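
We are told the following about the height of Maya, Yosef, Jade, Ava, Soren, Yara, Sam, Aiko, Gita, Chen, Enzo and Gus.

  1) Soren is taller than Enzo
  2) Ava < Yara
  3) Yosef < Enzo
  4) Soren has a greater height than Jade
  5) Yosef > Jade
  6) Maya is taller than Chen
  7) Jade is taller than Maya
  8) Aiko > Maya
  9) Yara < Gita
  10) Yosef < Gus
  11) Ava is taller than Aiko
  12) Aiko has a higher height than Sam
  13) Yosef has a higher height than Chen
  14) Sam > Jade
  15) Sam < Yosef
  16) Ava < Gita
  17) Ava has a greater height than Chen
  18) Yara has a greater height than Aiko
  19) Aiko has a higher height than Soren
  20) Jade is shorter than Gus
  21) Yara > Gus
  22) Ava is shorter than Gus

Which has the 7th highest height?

Enzo

Chaining the given pairs: Chen < Maya < Jade < Sam < Yosef < Enzo < Soren < Aiko < Ava < Gus < Yara < Gita.
The 7th largest is Enzo.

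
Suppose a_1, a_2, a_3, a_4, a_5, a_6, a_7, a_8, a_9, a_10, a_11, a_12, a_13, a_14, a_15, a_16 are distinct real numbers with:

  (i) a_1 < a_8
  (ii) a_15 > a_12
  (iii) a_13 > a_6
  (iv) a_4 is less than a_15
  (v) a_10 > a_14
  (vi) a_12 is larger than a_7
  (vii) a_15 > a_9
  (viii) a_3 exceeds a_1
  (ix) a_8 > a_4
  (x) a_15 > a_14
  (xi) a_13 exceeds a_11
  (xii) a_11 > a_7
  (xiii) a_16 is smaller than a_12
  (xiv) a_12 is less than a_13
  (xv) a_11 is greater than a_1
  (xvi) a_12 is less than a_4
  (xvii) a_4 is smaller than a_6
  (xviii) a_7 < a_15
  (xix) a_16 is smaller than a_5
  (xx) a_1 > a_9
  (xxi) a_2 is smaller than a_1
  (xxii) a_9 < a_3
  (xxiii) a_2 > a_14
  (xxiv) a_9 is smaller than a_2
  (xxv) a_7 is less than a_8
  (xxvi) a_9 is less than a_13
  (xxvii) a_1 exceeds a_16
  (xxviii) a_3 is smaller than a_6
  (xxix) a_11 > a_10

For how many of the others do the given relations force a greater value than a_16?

10

From a_16 the given relations immediately reach a_5, a_12, a_1.
From those, a_4, a_3, a_11, a_15, a_8, a_13 — 9 in total.
From those, a_6 — 10 in total.
Nothing else is reachable above a_16; 10 in all.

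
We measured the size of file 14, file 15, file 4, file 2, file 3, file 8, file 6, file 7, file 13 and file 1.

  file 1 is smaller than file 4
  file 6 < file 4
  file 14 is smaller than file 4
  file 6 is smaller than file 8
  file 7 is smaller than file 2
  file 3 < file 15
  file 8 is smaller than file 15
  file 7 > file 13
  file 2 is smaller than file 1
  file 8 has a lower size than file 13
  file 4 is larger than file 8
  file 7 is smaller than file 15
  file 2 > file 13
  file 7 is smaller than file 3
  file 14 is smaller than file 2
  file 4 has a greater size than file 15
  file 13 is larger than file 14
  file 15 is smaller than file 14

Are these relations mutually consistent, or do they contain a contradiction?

inconsistent

We have file 14 < file 13 stated directly, yet also file 13 < file 7 < file 3 < file 15 < file 14 by chaining the others — so file 13 < file 14. Contradiction.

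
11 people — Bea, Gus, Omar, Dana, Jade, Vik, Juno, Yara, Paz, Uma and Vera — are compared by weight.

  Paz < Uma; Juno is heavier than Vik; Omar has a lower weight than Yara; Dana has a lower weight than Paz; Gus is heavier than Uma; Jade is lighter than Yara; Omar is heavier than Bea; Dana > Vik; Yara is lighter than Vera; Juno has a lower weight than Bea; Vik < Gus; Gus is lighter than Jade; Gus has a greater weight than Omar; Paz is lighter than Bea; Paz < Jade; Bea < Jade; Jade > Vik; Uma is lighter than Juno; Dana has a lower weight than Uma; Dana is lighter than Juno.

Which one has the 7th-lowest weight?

Omar

Chaining the given pairs: Vik < Dana < Paz < Uma < Juno < Bea < Omar < Gus < Jade < Yara < Vera.
Counting 7 from the smallest end gives Omar.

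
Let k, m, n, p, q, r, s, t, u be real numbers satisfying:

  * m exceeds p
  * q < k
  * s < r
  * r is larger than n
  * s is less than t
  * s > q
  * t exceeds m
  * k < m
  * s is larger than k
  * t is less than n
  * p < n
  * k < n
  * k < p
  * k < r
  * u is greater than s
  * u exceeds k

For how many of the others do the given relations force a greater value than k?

The elements the relations force above k are s, p, m, u, t, n, r — no chain reaches any other.
That is 7.

7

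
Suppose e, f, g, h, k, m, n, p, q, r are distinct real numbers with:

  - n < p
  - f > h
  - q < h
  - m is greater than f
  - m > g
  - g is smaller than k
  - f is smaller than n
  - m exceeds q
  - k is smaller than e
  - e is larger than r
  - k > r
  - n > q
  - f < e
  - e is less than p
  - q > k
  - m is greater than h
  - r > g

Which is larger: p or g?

g < r and r < k give g < k.
Then k < q extends the chain to q.
With q < h: g < r < k < q < h.
With h < f: g < r < k < q < h < f.
Then f < n extends the chain to n.
Then n < p extends the chain to p.
So g < p; p is the larger of the two.

p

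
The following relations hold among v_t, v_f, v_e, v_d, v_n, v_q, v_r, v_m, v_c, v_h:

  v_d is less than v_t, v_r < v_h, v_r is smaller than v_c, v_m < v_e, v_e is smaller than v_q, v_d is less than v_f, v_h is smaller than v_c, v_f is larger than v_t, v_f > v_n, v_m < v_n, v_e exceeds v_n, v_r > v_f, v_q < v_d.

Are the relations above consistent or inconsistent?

Every relation is compatible with v_m < v_n < v_e < v_q < v_d < v_t < v_f < v_r < v_h < v_c; the set is consistent.

consistent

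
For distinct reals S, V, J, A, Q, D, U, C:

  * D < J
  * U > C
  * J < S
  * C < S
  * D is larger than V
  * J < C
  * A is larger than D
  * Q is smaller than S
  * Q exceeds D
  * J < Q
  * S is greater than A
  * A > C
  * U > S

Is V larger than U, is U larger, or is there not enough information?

Chaining the given relations: V < D < J < C < A < S < U.
So U is larger.

U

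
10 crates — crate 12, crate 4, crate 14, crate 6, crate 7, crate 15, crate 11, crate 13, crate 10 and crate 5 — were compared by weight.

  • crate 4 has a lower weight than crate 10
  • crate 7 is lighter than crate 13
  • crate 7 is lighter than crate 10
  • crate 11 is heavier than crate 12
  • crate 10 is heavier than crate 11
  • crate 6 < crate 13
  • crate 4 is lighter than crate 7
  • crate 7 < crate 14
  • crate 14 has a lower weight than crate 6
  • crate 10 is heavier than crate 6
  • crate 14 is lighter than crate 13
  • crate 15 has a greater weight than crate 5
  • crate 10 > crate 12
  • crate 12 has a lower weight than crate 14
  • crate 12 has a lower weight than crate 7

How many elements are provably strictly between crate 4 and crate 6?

The relations place crate 4 below crate 6. An element lies strictly between them when it is forced above crate 4 and also forced below crate 6.
Above crate 4: {crate 7, crate 14, crate 13, crate 10}. Below crate 6: {crate 12, crate 7, crate 14}.
Intersection: {crate 7, crate 14} — 2.

2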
____
Retype every line of the data, keeping each one exactly as it is.

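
We are told the following about the height of Maya, Yosef, Jade, Ava, Soren, Yara, Sam, Aiko, Gita, Chen, Enzo and Gus.

  1) Soren is taller than Enzo
  2) Ava < Yara
  3) Yosef < Enzo
  4) Soren has a greater height than Jade
  5) Yosef > Jade
  6) Maya is taller than Chen
  7) Jade is taller than Maya
  8) Aiko > Maya
  9) Yara < Gita
  10) Yosef < Gus
  11) Ava is taller than Aiko
  12) Aiko has a higher height than Sam
  13) Yosef has a higher height than Chen
  14) Sam > Jade
  15) Sam < Yosef
  16) Ava < Gita
  17) Ava has a greater height than Chen
  18) Yara has a greater height than Aiko
  19) Aiko has a higher height than Soren
  20) Jade is shorter than Gus
  21) Yara > Gus
  22) Ava is shorter than Gus

Which has the 7th highest height?

Enzo

Chaining the given pairs: Chen < Maya < Jade < Sam < Yosef < Enzo < Soren < Aiko < Ava < Gus < Yara < Gita.
The 7th largest is Enzo.

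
Suppose a_1, a_2, a_3, a_4, a_5, a_6, a_7, a_8, a_9, a_10, a_11, a_12, a_13, a_14, a_15, a_16 are distinct real numbers with:

  (i) a_1 < a_8
  (ii) a_15 > a_12
  (iii) a_13 > a_6
  (iv) a_4 is less than a_15
  (v) a_10 > a_14
  (vi) a_12 is larger than a_7
  (vii) a_15 > a_9
  (viii) a_3 exceeds a_1
  (ix) a_8 > a_4
  (x) a_15 > a_14
  (xi) a_13 exceeds a_11
  (xii) a_11 > a_7
  (xiii) a_16 is smaller than a_12
  (xiv) a_12 is less than a_13
  (xv) a_11 is greater than a_1
  (xvi) a_12 is less than a_4
  (xvii) a_4 is smaller than a_6
  (xviii) a_7 < a_15
  (xix) a_16 is smaller than a_5
  (xx) a_1 > a_9
  (xxi) a_2 is smaller than a_1
  (xxii) a_9 < a_3
  (xxiii) a_2 > a_14
  (xxiv) a_9 is smaller than a_2
  (xxv) a_7 is less than a_8
  (xxvi) a_9 is less than a_13
  (xxvii) a_1 exceeds a_16
  (xxviii) a_3 is smaller than a_6
  (xxix) a_11 > a_10

For how many of the others do the given relations force a greater value than a_16?

10

From a_16 the given relations immediately reach a_5, a_12, a_1.
From those, a_4, a_3, a_11, a_15, a_8, a_13 — 9 in total.
From those, a_6 — 10 in total.
Nothing else is reachable above a_16; 10 in all.

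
We measured the size of file 14, file 15, file 4, file 2, file 3, file 8, file 6, file 7, file 13 and file 1.

  file 1 is smaller than file 4
  file 6 < file 4
  file 14 is smaller than file 4
  file 6 is smaller than file 8
  file 7 is smaller than file 2
  file 3 < file 15
  file 8 is smaller than file 15
  file 7 > file 13
  file 2 is smaller than file 1
  file 8 has a lower size than file 13
  file 4 is larger than file 8
  file 7 is smaller than file 15
  file 2 > file 13
  file 7 is smaller than file 3
  file 14 is smaller than file 2
  file 4 has a greater size than file 15
  file 13 is larger than file 14
  file 15 is smaller than file 14

Are these relations mutually consistent, or do they contain a contradiction?

inconsistent

We have file 14 < file 13 stated directly, yet also file 13 < file 7 < file 3 < file 15 < file 14 by chaining the others — so file 13 < file 14. Contradiction.

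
11 people — Bea, Gus, Omar, Dana, Jade, Vik, Juno, Yara, Paz, Uma and Vera — are compared by weight.

  Paz < Uma; Juno is heavier than Vik; Omar has a lower weight than Yara; Dana has a lower weight than Paz; Gus is heavier than Uma; Jade is lighter than Yara; Omar is heavier than Bea; Dana > Vik; Yara is lighter than Vera; Juno has a lower weight than Bea; Vik < Gus; Gus is lighter than Jade; Gus has a greater weight than Omar; Paz is lighter than Bea; Paz < Jade; Bea < Jade; Jade > Vik; Uma is lighter than Juno; Dana has a lower weight than Uma; Dana is lighter than Juno.

Which one has the 7th-lowest weight?

Omar

Chaining the given pairs: Vik < Dana < Paz < Uma < Juno < Bea < Omar < Gus < Jade < Yara < Vera.
Counting 7 from the smallest end gives Omar.

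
Let k, m, n, p, q, r, s, t, u be real numbers satisfying:

  * m exceeds p
  * q < k
  * s < r
  * r is larger than n
  * s is less than t
  * s > q
  * t exceeds m
  * k < m
  * s is larger than k
  * t is less than n
  * p < n
  * k < n
  * k < p
  * k < r
  * u is greater than s
  * u exceeds k

For how many of the others do the given relations force a greater value than k?

The elements the relations force above k are s, p, m, u, t, n, r — no chain reaches any other.
That is 7.

7

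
Suppose e, f, g, h, k, m, n, p, q, r are distinct real numbers with:

  - n < p
  - f > h
  - q < h
  - m is greater than f
  - m > g
  - g is smaller than k
  - f is smaller than n
  - m exceeds q
  - k is smaller than e
  - e is larger than r
  - k > r
  - n > q
  - f < e
  - e is less than p
  - q > k
  - m is greater than h
  - r > g

Which is larger: p or g?

g < r and r < k give g < k.
Then k < q extends the chain to q.
With q < h: g < r < k < q < h.
With h < f: g < r < k < q < h < f.
Then f < n extends the chain to n.
Then n < p extends the chain to p.
So g < p; p is the larger of the two.

p

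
The following relations hold among v_t, v_f, v_e, v_d, v_n, v_q, v_r, v_m, v_c, v_h:

  v_d is less than v_t, v_r < v_h, v_r is smaller than v_c, v_m < v_e, v_e is smaller than v_q, v_d is less than v_f, v_h is smaller than v_c, v_f is larger than v_t, v_f > v_n, v_m < v_n, v_e exceeds v_n, v_r > v_f, v_q < v_d.

Are the relations above consistent or inconsistent?

Every relation is compatible with v_m < v_n < v_e < v_q < v_d < v_t < v_f < v_r < v_h < v_c; the set is consistent.

consistent

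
For distinct reals S, V, J, A, Q, D, U, C:

  * D < J
  * U > C
  * J < S
  * C < S
  * D is larger than V
  * J < C
  * A is larger than D
  * Q is smaller than S
  * Q exceeds D
  * J < Q
  * S is greater than A
  * A > C
  * U > S

Is V larger than U, is U larger, or is there not enough information?

Chaining the given relations: V < D < J < C < A < S < U.
So U is larger.

U

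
10 crates — crate 12, crate 4, crate 14, crate 6, crate 7, crate 15, crate 11, crate 13, crate 10 and crate 5 — were compared by weight.

  • crate 4 has a lower weight than crate 10
  • crate 7 is lighter than crate 13
  • crate 7 is lighter than crate 10
  • crate 11 is heavier than crate 12
  • crate 10 is heavier than crate 11
  • crate 6 < crate 13
  • crate 4 is lighter than crate 7
  • crate 7 < crate 14
  • crate 14 has a lower weight than crate 6
  • crate 10 is heavier than crate 6
  • crate 14 is lighter than crate 13
  • crate 15 has a greater weight than crate 5
  • crate 10 > crate 12
  • crate 12 has a lower weight than crate 14
  • crate 12 has a lower weight than crate 7

How many elements are provably strictly between crate 4 and crate 6?

The relations place crate 4 below crate 6. An element lies strictly between them when it is forced above crate 4 and also forced below crate 6.
Above crate 4: {crate 7, crate 14, crate 13, crate 10}. Below crate 6: {crate 12, crate 7, crate 14}.
Intersection: {crate 7, crate 14} — 2.

2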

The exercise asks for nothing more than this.